↓

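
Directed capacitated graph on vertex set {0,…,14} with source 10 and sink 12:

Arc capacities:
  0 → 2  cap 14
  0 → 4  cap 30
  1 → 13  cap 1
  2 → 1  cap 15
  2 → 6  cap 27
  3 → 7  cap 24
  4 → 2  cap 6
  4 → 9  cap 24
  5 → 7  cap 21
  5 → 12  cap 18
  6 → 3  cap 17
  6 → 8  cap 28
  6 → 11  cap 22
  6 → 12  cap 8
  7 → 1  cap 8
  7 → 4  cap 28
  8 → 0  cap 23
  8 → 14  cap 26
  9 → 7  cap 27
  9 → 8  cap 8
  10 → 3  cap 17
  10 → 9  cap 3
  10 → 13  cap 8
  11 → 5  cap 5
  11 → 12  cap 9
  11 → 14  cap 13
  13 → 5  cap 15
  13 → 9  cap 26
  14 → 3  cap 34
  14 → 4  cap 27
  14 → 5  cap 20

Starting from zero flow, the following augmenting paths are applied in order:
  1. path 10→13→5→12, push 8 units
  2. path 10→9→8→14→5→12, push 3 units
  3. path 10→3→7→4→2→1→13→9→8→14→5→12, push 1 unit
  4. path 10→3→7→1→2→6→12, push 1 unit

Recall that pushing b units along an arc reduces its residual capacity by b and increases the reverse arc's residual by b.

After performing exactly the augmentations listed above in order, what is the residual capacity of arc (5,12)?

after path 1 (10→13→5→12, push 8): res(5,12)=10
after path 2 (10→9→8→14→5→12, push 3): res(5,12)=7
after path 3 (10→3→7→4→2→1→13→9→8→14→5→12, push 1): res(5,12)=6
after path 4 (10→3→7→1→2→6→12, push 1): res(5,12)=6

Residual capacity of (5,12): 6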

↑

* _PROBLEM TO WORK ON_
Repeat the whole listing above exactly.

* _YOUR RESPONSE_
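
Directed capacitated graph on vertex set {0,…,14} with source 10 and sink 12:

Arc capacities:
  0 → 2  cap 14
  0 → 4  cap 30
  1 → 13  cap 1
  2 → 1  cap 15
  2 → 6  cap 27
  3 → 7  cap 24
  4 → 2  cap 6
  4 → 9  cap 24
  5 → 7  cap 21
  5 → 12  cap 18
  6 → 3  cap 17
  6 → 8  cap 28
  6 → 11  cap 22
  6 → 12  cap 8
  7 → 1  cap 8
  7 → 4  cap 28
  8 → 0  cap 23
  8 → 14  cap 26
  9 → 7  cap 27
  9 → 8  cap 8
  10 → 3  cap 17
  10 → 9  cap 3
  10 → 13  cap 8
  11 → 5  cap 5
  11 → 12  cap 9
  11 → 14  cap 13
  13 → 5  cap 15
  13 → 9  cap 26
  14 → 3  cap 34
  14 → 4  cap 27
  14 → 5  cap 20

Starting from zero flow, the following augmenting paths are applied in order:
  1. path 10→13→5→12, push 8 units
  2. path 10→9→8→14→5→12, push 3 units
  3. path 10→3→7→4→2→1→13→9→8→14→5→12, push 1 unit
  4. path 10→3→7→1→2→6→12, push 1 unit

Recall that pushing b units along an arc reduces its residual capacity by b and increases the reverse arc's residual by b.

After performing exactly the augmentations listed above in order, what is the residual capacity of arc (5,12)?

after path 1 (10→13→5→12, push 8): res(5,12)=10
after path 2 (10→9→8→14→5→12, push 3): res(5,12)=7
after path 3 (10→3→7→4→2→1→13→9→8→14→5→12, push 1): res(5,12)=6
after path 4 (10→3→7→1→2→6→12, push 1): res(5,12)=6

Residual capacity of (5,12): 6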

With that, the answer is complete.